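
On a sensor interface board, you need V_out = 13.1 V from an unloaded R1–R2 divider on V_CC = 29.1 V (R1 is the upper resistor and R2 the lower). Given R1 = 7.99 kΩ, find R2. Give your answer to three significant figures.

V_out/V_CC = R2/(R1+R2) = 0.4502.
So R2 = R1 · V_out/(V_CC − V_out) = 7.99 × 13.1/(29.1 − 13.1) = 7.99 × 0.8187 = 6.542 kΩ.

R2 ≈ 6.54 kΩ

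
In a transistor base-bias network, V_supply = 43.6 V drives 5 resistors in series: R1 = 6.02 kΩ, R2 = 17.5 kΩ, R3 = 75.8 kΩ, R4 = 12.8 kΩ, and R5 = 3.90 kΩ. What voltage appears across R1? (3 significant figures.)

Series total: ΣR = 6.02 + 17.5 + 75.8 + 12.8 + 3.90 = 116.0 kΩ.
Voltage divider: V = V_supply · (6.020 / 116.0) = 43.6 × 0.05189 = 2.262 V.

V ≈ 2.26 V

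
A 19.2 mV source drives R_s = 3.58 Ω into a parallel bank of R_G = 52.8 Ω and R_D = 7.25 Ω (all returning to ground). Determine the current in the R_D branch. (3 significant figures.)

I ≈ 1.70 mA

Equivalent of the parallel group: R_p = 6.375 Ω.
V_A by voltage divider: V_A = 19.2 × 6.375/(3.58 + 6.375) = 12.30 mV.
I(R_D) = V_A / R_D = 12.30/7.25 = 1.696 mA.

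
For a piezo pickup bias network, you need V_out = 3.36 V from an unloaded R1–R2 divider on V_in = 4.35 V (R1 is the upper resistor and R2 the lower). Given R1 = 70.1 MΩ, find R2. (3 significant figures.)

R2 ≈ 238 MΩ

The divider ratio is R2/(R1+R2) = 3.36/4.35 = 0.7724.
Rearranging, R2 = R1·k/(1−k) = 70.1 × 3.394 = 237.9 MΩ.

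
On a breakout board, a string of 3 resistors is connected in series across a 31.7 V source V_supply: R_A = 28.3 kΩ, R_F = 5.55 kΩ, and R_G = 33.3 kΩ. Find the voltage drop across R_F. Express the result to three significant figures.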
========================================================================
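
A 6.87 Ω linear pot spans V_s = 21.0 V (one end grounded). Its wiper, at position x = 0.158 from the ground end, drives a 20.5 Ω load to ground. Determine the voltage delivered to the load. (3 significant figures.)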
========================================================================
▶ Exercise description: Working from the data above, extract solely the lines from the one containing "For a piezo" through the one containing "On a breakout", exactly as they appear, both included.

▶ Solution for this exercise:
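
For a piezo pickup bias network, you need V_out = 3.36 V from an unloaded R1–R2 divider on V_in = 4.35 V (R1 is the upper resistor and R2 the lower). Given R1 = 70.1 MΩ, find R2. (3 significant figures.)

R2 ≈ 238 MΩ

The divider ratio is R2/(R1+R2) = 3.36/4.35 = 0.7724.
Rearranging, R2 = R1·k/(1−k) = 70.1 × 3.394 = 237.9 MΩ.

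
On a breakout board, a string of 3 resistors is connected in series across a 31.7 V source V_supply: R_A = 28.3 kΩ, R_F = 5.55 kΩ, and R_G = 33.3 kΩ. Find the voltage drop across R_F. Express the result to three significant figures.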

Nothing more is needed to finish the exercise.